● **EXERCISE REQUIREMENTS**: Each record should be output exactly, with every character kept.

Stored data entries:
* * * * *

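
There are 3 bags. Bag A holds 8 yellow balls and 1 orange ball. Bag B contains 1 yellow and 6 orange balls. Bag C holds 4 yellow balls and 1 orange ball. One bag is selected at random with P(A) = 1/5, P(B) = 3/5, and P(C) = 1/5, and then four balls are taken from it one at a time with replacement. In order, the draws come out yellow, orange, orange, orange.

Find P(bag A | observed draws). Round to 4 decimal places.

0.0044

Compute the likelihood of the observed sequence for each case: P(data | bag A) = (8/9)(1/9)(1/9)(1/9) = 0.0012193; P(data | bag B) = (1/7)(6/7)(6/7)(6/7) = 0.089963; P(data | bag C) = (4/5)(1/5)(1/5)(1/5) = 0.0064.
Weighting by the prior gives 1/5 · 0.0012193 = 0.00024387, 3/5 · 0.089963 = 0.053978, 1/5 · 0.0064 = 0.00128; with total 0.055501.
So P(bag A | data) = (0.00024387) / (0.055501) = 0.0043939.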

* * * * *

● **FINAL ANSWER**:
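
There are 3 bags. Bag A holds 8 yellow balls and 1 orange ball. Bag B contains 1 yellow and 6 orange balls. Bag C holds 4 yellow balls and 1 orange ball. One bag is selected at random with P(A) = 1/5, P(B) = 3/5, and P(C) = 1/5, and then four balls are taken from it one at a time with replacement. In order, the draws come out yellow, orange, orange, orange.

Find P(bag A | observed draws). Round to 4 decimal places.

0.0044

Compute the likelihood of the observed sequence for each case: P(data | bag A) = (8/9)(1/9)(1/9)(1/9) = 0.0012193; P(data | bag B) = (1/7)(6/7)(6/7)(6/7) = 0.089963; P(data | bag C) = (4/5)(1/5)(1/5)(1/5) = 0.0064.
Weighting by the prior gives 1/5 · 0.0012193 = 0.00024387, 3/5 · 0.089963 = 0.053978, 1/5 · 0.0064 = 0.00128; with total 0.055501.
So P(bag A | data) = (0.00024387) / (0.055501) = 0.0043939.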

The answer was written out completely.